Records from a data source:
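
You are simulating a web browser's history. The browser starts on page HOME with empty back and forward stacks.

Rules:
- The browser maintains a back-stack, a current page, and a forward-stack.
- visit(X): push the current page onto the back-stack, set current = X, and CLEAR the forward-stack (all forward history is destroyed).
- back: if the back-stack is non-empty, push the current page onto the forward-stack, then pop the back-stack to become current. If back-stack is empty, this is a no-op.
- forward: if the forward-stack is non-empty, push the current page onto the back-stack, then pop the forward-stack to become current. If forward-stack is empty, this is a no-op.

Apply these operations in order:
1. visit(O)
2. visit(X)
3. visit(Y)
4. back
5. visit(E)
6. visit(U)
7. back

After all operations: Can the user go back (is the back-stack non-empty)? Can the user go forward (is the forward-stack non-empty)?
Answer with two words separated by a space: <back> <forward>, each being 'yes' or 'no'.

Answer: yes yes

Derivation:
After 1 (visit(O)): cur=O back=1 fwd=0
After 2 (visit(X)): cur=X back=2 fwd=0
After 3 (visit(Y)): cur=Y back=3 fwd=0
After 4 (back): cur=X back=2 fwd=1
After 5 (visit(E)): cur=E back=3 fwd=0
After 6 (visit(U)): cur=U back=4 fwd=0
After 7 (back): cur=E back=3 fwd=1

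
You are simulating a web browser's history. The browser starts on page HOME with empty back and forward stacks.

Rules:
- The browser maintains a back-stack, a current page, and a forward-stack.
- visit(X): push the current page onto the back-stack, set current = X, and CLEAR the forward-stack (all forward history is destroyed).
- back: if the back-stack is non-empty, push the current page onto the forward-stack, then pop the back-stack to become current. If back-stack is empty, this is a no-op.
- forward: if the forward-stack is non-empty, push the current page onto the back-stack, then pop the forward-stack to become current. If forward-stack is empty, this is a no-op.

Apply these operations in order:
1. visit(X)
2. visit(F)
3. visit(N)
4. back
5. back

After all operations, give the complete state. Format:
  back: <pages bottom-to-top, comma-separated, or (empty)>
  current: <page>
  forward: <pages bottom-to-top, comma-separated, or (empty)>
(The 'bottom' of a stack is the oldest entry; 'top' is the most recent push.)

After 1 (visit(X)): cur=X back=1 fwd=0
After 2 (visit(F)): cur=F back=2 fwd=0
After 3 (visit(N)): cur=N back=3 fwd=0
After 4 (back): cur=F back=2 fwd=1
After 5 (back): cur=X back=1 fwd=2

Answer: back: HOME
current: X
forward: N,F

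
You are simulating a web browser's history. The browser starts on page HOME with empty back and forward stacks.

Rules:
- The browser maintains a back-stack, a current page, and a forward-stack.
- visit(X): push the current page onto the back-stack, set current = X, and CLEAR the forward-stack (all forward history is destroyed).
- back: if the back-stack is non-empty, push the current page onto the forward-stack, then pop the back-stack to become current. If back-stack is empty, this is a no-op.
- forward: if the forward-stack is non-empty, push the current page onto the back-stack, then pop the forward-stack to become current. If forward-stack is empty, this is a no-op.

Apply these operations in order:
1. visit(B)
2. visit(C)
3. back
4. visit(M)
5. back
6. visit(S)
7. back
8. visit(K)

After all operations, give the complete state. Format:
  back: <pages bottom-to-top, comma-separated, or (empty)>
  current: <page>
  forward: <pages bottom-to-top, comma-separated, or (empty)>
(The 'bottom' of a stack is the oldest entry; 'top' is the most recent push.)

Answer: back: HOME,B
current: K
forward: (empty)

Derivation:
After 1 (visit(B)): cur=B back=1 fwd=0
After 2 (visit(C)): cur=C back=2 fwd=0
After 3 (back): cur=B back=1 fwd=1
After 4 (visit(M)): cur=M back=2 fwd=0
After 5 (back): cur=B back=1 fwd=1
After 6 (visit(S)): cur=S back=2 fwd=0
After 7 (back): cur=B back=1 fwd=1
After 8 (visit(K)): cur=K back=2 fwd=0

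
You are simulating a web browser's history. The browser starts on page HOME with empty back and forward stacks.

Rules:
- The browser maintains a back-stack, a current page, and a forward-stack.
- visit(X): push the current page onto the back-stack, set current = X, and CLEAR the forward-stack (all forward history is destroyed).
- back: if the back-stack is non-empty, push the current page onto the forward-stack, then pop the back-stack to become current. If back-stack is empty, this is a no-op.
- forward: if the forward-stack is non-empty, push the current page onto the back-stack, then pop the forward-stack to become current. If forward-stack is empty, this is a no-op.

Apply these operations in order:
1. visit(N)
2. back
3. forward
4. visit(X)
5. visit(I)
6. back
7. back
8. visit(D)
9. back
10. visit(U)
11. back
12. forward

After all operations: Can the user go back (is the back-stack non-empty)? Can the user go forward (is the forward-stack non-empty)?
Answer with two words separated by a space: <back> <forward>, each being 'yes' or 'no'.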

EXERCISE OBJECTIVE:
Your response must consist of every line above, reproduced exactly.

RESULT OF THIS TASK:
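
You are simulating a web browser's history. The browser starts on page HOME with empty back and forward stacks.

Rules:
- The browser maintains a back-stack, a current page, and a forward-stack.
- visit(X): push the current page onto the back-stack, set current = X, and CLEAR the forward-stack (all forward history is destroyed).
- back: if the back-stack is non-empty, push the current page onto the forward-stack, then pop the back-stack to become current. If back-stack is empty, this is a no-op.
- forward: if the forward-stack is non-empty, push the current page onto the back-stack, then pop the forward-stack to become current. If forward-stack is empty, this is a no-op.

Apply these operations in order:
1. visit(O)
2. visit(X)
3. visit(Y)
4. back
5. visit(E)
6. visit(U)
7. back

After all operations: Can the user go back (is the back-stack non-empty)? Can the user go forward (is the forward-stack non-empty)?
Answer with two words separated by a space: <back> <forward>, each being 'yes' or 'no'.

Answer: yes yes

Derivation:
After 1 (visit(O)): cur=O back=1 fwd=0
After 2 (visit(X)): cur=X back=2 fwd=0
After 3 (visit(Y)): cur=Y back=3 fwd=0
After 4 (back): cur=X back=2 fwd=1
After 5 (visit(E)): cur=E back=3 fwd=0
After 6 (visit(U)): cur=U back=4 fwd=0
After 7 (back): cur=E back=3 fwd=1

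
You are simulating a web browser's history. The browser starts on page HOME with empty back and forward stacks.

Rules:
- The browser maintains a back-stack, a current page, and a forward-stack.
- visit(X): push the current page onto the back-stack, set current = X, and CLEAR the forward-stack (all forward history is destroyed).
- back: if the back-stack is non-empty, push the current page onto the forward-stack, then pop the back-stack to become current. If back-stack is empty, this is a no-op.
- forward: if the forward-stack is non-empty, push the current page onto the back-stack, then pop the forward-stack to become current. If forward-stack is empty, this is a no-op.

Apply these operations in order:
1. visit(X)
2. visit(F)
3. visit(N)
4. back
5. back

After all operations, give the complete state. Format:
  back: <pages bottom-to-top, comma-separated, or (empty)>
  current: <page>
  forward: <pages bottom-to-top, comma-separated, or (empty)>
(The 'bottom' of a stack is the oldest entry; 'top' is the most recent push.)

After 1 (visit(X)): cur=X back=1 fwd=0
After 2 (visit(F)): cur=F back=2 fwd=0
After 3 (visit(N)): cur=N back=3 fwd=0
After 4 (back): cur=F back=2 fwd=1
After 5 (back): cur=X back=1 fwd=2

Answer: back: HOME
current: X
forward: N,F

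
You are simulating a web browser's history. The browser starts on page HOME with empty back and forward stacks.

Rules:
- The browser maintains a back-stack, a current page, and a forward-stack.
- visit(X): push the current page onto the back-stack, set current = X, and CLEAR the forward-stack (all forward history is destroyed).
- back: if the back-stack is non-empty, push the current page onto the forward-stack, then pop the back-stack to become current. If back-stack is empty, this is a no-op.
- forward: if the forward-stack is non-empty, push the current page onto the back-stack, then pop the forward-stack to become current. If forward-stack is empty, this is a no-op.

Apply these operations in order:
1. visit(B)
2. visit(C)
3. back
4. visit(M)
5. back
6. visit(S)
7. back
8. visit(K)

After all operations, give the complete state. Format:
  back: <pages bottom-to-top, comma-separated, or (empty)>
  current: <page>
  forward: <pages bottom-to-top, comma-separated, or (empty)>
(The 'bottom' of a stack is the oldest entry; 'top' is the most recent push.)

Answer: back: HOME,B
current: K
forward: (empty)

Derivation:
After 1 (visit(B)): cur=B back=1 fwd=0
After 2 (visit(C)): cur=C back=2 fwd=0
After 3 (back): cur=B back=1 fwd=1
After 4 (visit(M)): cur=M back=2 fwd=0
After 5 (back): cur=B back=1 fwd=1
After 6 (visit(S)): cur=S back=2 fwd=0
After 7 (back): cur=B back=1 fwd=1
After 8 (visit(K)): cur=K back=2 fwd=0

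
You are simulating a web browser's history. The browser starts on page HOME with empty back and forward stacks.

Rules:
- The browser maintains a back-stack, a current page, and a forward-stack.
- visit(X): push the current page onto the back-stack, set current = X, and CLEAR the forward-stack (all forward history is destroyed).
- back: if the back-stack is non-empty, push the current page onto the forward-stack, then pop the back-stack to become current. If back-stack is empty, this is a no-op.
- forward: if the forward-stack is non-empty, push the current page onto the back-stack, then pop the forward-stack to become current. If forward-stack is empty, this is a no-op.

Apply these operations in order:
1. visit(N)
2. back
3. forward
4. visit(X)
5. visit(I)
6. back
7. back
8. visit(D)
9. back
10. visit(U)
11. back
12. forward

After all operations: Can the user go back (is the back-stack non-empty)? Can the user go forward (is the forward-stack non-empty)?
Answer with two words separated by a space: <back> <forward>, each being 'yes' or 'no'.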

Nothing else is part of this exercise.